Would you quote the material below from its first line through the line containing "5. rotate link 1 by +67°", exactly and with both ends included?

● ● ● ● ●

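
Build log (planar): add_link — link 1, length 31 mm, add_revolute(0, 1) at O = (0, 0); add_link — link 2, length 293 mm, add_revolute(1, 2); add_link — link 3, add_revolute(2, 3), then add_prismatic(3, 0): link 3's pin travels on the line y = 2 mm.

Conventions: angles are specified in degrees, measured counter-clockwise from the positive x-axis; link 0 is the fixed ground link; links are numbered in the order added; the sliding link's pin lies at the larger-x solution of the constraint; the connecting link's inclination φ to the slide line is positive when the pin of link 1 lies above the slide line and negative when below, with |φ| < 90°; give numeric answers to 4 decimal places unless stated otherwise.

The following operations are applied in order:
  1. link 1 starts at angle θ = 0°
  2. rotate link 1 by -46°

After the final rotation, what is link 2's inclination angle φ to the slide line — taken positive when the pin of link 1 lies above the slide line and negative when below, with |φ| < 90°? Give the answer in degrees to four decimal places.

geometry: r = 31 mm, L = 293 mm, e = 2 mm; θ starts at 0°
rotate link 1 by -46°: θ ← 0° -46° = -46°
h = r sin θ − e = -22.299534 − 2 = -24.299534
sin φ = h / L = -24.299534 / 293 = -0.08293356
φ = arcsin(-0.08293356) = -4.757207°

-4.7572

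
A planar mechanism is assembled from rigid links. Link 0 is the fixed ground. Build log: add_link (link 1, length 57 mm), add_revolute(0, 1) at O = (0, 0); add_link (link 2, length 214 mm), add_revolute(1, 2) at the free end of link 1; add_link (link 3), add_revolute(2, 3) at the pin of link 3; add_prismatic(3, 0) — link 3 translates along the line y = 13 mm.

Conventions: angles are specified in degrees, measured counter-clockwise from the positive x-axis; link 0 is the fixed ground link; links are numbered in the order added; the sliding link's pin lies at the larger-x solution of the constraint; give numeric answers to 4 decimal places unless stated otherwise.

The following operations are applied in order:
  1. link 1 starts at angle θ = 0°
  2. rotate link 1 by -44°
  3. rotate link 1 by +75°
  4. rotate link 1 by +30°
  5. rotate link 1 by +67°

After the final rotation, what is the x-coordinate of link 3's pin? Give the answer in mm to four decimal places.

geometry: r = 57 mm, L = 214 mm, e = 13 mm; θ starts at 0°
rotate link 1 by -44°: θ ← 0° -44° = -44°
rotate link 1 by +75°: θ ← -44° +75° = 31°
rotate link 1 by +30°: θ ← 31° +30° = 61°
rotate link 1 by +67°: θ ← 61° +67° = 128°
crank pin P = (r cos θ, r sin θ) = (-35.092704, 44.916613)
h = r sin θ − e = 44.916613 − 13 = 31.916613
x = r cos θ + √(L² − h²) = -35.092704 + 211.606545 = 176.513841

176.5138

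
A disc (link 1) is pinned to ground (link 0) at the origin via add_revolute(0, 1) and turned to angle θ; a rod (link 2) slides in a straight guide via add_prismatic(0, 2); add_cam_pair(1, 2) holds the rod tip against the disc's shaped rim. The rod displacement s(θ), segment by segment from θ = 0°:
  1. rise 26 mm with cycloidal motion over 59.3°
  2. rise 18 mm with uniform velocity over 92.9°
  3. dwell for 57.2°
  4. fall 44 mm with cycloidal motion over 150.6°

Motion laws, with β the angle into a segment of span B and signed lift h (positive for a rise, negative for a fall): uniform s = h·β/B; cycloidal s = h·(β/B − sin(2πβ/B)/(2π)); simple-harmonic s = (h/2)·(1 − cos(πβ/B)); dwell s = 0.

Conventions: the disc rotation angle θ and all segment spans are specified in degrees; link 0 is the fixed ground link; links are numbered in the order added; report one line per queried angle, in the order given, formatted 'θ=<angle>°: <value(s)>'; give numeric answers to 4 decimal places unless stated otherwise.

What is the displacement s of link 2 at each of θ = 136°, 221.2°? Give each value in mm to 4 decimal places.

segment 1 (0° to 59.3°, cycloidal, h = 26) is passed completely: s = 0.0000 + (26) = 26.0000
θ = 136° falls in segment 2 (59.3° to 152.2°, uniform, h = 18): β = 136 − 59.3 = 76.7°, B = 92.9°; Δs = 18·76.7/92.9 = 14.8611; s = 26.0000 + 14.8611 = 40.8611
segment 2 (59.3° to 152.2°, uniform, h = 18) is passed completely: s = 26.0000 + (18) = 44.0000
segment 3 (152.2° to 209.4°, dwell): s unchanged at 44.0000
θ = 221.2° falls in segment 4 (209.4° to 360°, cycloidal, h = -44): β = 221.2 − 209.4 = 11.8°, B = 150.6°; Δs = -44·(0.0784 − sin(2π·0.0784)/(2π)) = -0.1376; s = 44.0000 − 0.1376 = 43.8624

θ=136°: 40.8611
θ=221.2°: 43.8624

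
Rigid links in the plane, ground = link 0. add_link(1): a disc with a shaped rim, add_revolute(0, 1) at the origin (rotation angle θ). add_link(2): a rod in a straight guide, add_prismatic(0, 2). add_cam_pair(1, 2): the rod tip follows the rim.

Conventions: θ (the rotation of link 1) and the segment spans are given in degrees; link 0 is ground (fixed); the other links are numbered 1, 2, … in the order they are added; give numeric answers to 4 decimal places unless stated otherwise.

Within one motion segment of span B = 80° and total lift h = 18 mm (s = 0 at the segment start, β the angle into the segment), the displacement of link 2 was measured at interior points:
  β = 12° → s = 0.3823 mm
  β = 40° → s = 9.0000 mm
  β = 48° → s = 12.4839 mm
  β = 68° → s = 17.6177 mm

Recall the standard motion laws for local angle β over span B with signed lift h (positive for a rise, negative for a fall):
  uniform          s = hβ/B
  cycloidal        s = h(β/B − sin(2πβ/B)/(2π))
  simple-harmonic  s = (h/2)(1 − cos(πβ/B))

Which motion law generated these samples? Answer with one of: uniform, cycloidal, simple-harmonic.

candidates at β/B = r: uniform s = h·r (linear in β); cycloidal s = h·(r − sin(2πr)/(2π)); simple-harmonic s = (h/2)(1 − cos(πr))
β=12°: printed 0.3823 | uniform 2.7000, cycloidal 0.3823, simple-harmonic 0.9809
β=40°: printed 9.0000 | uniform 9.0000, cycloidal 9.0000, simple-harmonic 9.0000
β=48°: printed 12.4839 | uniform 10.8000, cycloidal 12.4839, simple-harmonic 11.7812
β=68°: printed 17.6177 | uniform 15.3000, cycloidal 17.6177, simple-harmonic 17.0191
only one law matches every sample → cycloidal

cycloidal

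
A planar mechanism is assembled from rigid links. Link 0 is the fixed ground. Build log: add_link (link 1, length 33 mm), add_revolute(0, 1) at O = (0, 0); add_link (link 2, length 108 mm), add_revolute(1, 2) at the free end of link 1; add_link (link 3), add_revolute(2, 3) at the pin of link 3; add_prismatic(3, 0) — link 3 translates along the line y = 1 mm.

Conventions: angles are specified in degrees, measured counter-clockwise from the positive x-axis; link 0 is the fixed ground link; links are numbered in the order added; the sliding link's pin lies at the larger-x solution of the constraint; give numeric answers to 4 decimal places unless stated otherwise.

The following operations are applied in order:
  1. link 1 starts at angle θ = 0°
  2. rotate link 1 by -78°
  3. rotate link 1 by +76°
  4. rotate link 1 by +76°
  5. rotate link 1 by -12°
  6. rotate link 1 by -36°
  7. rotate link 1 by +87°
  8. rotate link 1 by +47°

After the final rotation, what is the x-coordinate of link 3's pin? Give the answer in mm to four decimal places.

geometry: r = 33 mm, L = 108 mm, e = 1 mm; θ starts at 0°
rotate link 1 by -78°: θ ← 0° -78° = -78°
rotate link 1 by +76°: θ ← -78° +76° = -2°
rotate link 1 by +76°: θ ← -2° +76° = 74°
rotate link 1 by -12°: θ ← 74° -12° = 62°
rotate link 1 by -36°: θ ← 62° -36° = 26°
rotate link 1 by +87°: θ ← 26° +87° = 113°
rotate link 1 by +47°: θ ← 113° +47° = 160°
crank pin P = (r cos θ, r sin θ) = (-31.009856, 11.286665)
h = r sin θ − e = 11.286665 − 1 = 10.286665
x = r cos θ + √(L² − h²) = -31.009856 + 107.508997 = 76.499141

76.4991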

● ● ● ● ●

Result for this task:
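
Build log (planar): add_link — link 1, length 31 mm, add_revolute(0, 1) at O = (0, 0); add_link — link 2, length 293 mm, add_revolute(1, 2); add_link — link 3, add_revolute(2, 3), then add_prismatic(3, 0): link 3's pin travels on the line y = 2 mm.

Conventions: angles are specified in degrees, measured counter-clockwise from the positive x-axis; link 0 is the fixed ground link; links are numbered in the order added; the sliding link's pin lies at the larger-x solution of the constraint; the connecting link's inclination φ to the slide line is positive when the pin of link 1 lies above the slide line and negative when below, with |φ| < 90°; give numeric answers to 4 decimal places unless stated otherwise.

The following operations are applied in order:
  1. link 1 starts at angle θ = 0°
  2. rotate link 1 by -46°

After the final rotation, what is link 2's inclination angle φ to the slide line — taken positive when the pin of link 1 lies above the slide line and negative when below, with |φ| < 90°? Give the answer in degrees to four decimal places.

geometry: r = 31 mm, L = 293 mm, e = 2 mm; θ starts at 0°
rotate link 1 by -46°: θ ← 0° -46° = -46°
h = r sin θ − e = -22.299534 − 2 = -24.299534
sin φ = h / L = -24.299534 / 293 = -0.08293356
φ = arcsin(-0.08293356) = -4.757207°

-4.7572

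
A planar mechanism is assembled from rigid links. Link 0 is the fixed ground. Build log: add_link (link 1, length 57 mm), add_revolute(0, 1) at O = (0, 0); add_link (link 2, length 214 mm), add_revolute(1, 2) at the free end of link 1; add_link (link 3), add_revolute(2, 3) at the pin of link 3; add_prismatic(3, 0) — link 3 translates along the line y = 13 mm.

Conventions: angles are specified in degrees, measured counter-clockwise from the positive x-axis; link 0 is the fixed ground link; links are numbered in the order added; the sliding link's pin lies at the larger-x solution of the constraint; give numeric answers to 4 decimal places unless stated otherwise.

The following operations are applied in order:
  1. link 1 starts at angle θ = 0°
  2. rotate link 1 by -44°
  3. rotate link 1 by +75°
  4. rotate link 1 by +30°
  5. rotate link 1 by +67°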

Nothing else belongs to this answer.